**Aim of the exercise**
Every line below that has "What" in it should be copied.

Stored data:
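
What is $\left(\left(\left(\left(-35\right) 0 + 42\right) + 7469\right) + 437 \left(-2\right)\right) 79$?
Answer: $524323$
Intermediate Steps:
$\left(\left(\left(\left(-35\right) 0 + 42\right) + 7469\right) + 437 \left(-2\right)\right) 79 = \left(\left(\left(0 + 42\right) + 7469\right) - 874\right) 79 = \left(\left(42 + 7469\right) - 874\right) 79 = \left(7511 - 874\right) 79 = 6637 \cdot 79 = 524323$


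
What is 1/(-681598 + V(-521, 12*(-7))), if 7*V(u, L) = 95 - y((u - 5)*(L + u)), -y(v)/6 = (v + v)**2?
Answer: 7/2430483218509 ≈ 2.8801e-12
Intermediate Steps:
y(v) = -24*v**2 (y(v) = -6*(v + v)**2 = -6*4*v**2 = -24*v**2)
V(u, L) = 95/7 + 24*(-5 + u)**2*(L + u)**2/7 (V(u, L) = (95 - (-24)*((u - 5)*(L + u))**2)/7 = (95 - (-24)*((-5 + u)*(L + u))**2)/7 = (95 - (-24)*(-5 + u)**2*(L + u)**2)/7 = (95 + 24*(-5 + u)**2*(L + u)**2)/7 = 95/7 + 24*(-5 + u)**2*(L + u)**2/7)
1/(-681598 + V(-521, 12*(-7))) = 1/(-681598 + (95/7 + 24*((-521)**2 - 60*(-7) - 5*(-521) + (12*(-7))*(-521))**2/7)) = 1/(-681598 + (95/7 + 24*(271441 - 5*(-84) + 2605 - 84*(-521))**2/7)) = 1/(-681598 + (95/7 + 24*(271441 + 420 + 2605 + 43764)**2/7)) = 1/(-681598 + (95/7 + (24/7)*318230**2)) = 1/(-681598 + (95/7 + (24/7)*101270332900)) = 1/(-681598 + (95/7 + 2430487989600/7)) = 1/(-681598 + 2430487989695/7) = 1/(2430483218509/7) = 7/2430483218509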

**Answer space**
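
What is $\left(\left(\left(\left(-35\right) 0 + 42\right) + 7469\right) + 437 \left(-2\right)\right) 79$?
What is 1/(-681598 + V(-521, 12*(-7))), if 7*V(u, L) = 95 - y((u - 5)*(L + u)), -y(v)/6 = (v + v)**2?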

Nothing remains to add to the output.